TASK DETAILS: Write out the records below once more, exactly as they stand.
^^^^^^^^
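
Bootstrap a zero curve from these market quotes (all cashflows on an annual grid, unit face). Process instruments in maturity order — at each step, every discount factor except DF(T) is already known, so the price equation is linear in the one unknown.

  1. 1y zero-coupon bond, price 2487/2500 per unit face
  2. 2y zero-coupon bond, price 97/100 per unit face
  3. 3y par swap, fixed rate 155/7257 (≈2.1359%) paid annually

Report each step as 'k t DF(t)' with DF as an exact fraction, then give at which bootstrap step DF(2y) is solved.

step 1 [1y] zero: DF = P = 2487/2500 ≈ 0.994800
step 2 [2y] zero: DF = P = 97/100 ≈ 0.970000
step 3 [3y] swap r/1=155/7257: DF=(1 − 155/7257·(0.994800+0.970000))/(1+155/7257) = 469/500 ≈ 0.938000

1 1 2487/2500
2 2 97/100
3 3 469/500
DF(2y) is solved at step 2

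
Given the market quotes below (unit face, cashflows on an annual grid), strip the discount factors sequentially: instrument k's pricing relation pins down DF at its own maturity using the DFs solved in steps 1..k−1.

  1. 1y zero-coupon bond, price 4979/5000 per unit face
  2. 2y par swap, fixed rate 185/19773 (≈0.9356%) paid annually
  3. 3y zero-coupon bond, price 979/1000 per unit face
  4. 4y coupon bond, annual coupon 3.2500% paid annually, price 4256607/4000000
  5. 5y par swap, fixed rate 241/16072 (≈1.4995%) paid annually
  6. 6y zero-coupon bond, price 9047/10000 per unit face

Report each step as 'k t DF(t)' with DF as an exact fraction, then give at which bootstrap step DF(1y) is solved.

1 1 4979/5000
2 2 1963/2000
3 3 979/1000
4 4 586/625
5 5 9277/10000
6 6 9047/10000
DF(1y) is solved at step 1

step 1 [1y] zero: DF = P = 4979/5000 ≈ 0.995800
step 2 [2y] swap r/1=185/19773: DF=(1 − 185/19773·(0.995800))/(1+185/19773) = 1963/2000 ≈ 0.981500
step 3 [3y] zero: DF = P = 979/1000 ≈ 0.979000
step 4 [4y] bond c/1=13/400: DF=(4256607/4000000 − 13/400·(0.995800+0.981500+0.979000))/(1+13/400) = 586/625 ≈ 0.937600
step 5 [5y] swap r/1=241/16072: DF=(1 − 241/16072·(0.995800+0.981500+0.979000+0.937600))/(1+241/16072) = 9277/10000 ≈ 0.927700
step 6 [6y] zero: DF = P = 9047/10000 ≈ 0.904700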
^^^^^^^^
OUTPUT FOR THIS TASK:
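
Bootstrap a zero curve from these market quotes (all cashflows on an annual grid, unit face). Process instruments in maturity order — at each step, every discount factor except DF(T) is already known, so the price equation is linear in the one unknown.

  1. 1y zero-coupon bond, price 2487/2500 per unit face
  2. 2y zero-coupon bond, price 97/100 per unit face
  3. 3y par swap, fixed rate 155/7257 (≈2.1359%) paid annually

Report each step as 'k t DF(t)' with DF as an exact fraction, then give at which bootstrap step DF(2y) is solved.

step 1 [1y] zero: DF = P = 2487/2500 ≈ 0.994800
step 2 [2y] zero: DF = P = 97/100 ≈ 0.970000
step 3 [3y] swap r/1=155/7257: DF=(1 − 155/7257·(0.994800+0.970000))/(1+155/7257) = 469/500 ≈ 0.938000

1 1 2487/2500
2 2 97/100
3 3 469/500
DF(2y) is solved at step 2

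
Given the market quotes below (unit face, cashflows on an annual grid), strip the discount factors sequentially: instrument k's pricing relation pins down DF at its own maturity using the DFs solved in steps 1..k−1.

  1. 1y zero-coupon bond, price 4979/5000 per unit face
  2. 2y par swap, fixed rate 185/19773 (≈0.9356%) paid annually
  3. 3y zero-coupon bond, price 979/1000 per unit face
  4. 4y coupon bond, annual coupon 3.2500% paid annually, price 4256607/4000000
  5. 5y par swap, fixed rate 241/16072 (≈1.4995%) paid annually
  6. 6y zero-coupon bond, price 9047/10000 per unit face

Report each step as 'k t DF(t)' with DF as an exact fraction, then give at which bootstrap step DF(1y) is solved.

1 1 4979/5000
2 2 1963/2000
3 3 979/1000
4 4 586/625
5 5 9277/10000
6 6 9047/10000
DF(1y) is solved at step 1

step 1 [1y] zero: DF = P = 4979/5000 ≈ 0.995800
step 2 [2y] swap r/1=185/19773: DF=(1 − 185/19773·(0.995800))/(1+185/19773) = 1963/2000 ≈ 0.981500
step 3 [3y] zero: DF = P = 979/1000 ≈ 0.979000
step 4 [4y] bond c/1=13/400: DF=(4256607/4000000 − 13/400·(0.995800+0.981500+0.979000))/(1+13/400) = 586/625 ≈ 0.937600
step 5 [5y] swap r/1=241/16072: DF=(1 − 241/16072·(0.995800+0.981500+0.979000+0.937600))/(1+241/16072) = 9277/10000 ≈ 0.927700
step 6 [6y] zero: DF = P = 9047/10000 ≈ 0.904700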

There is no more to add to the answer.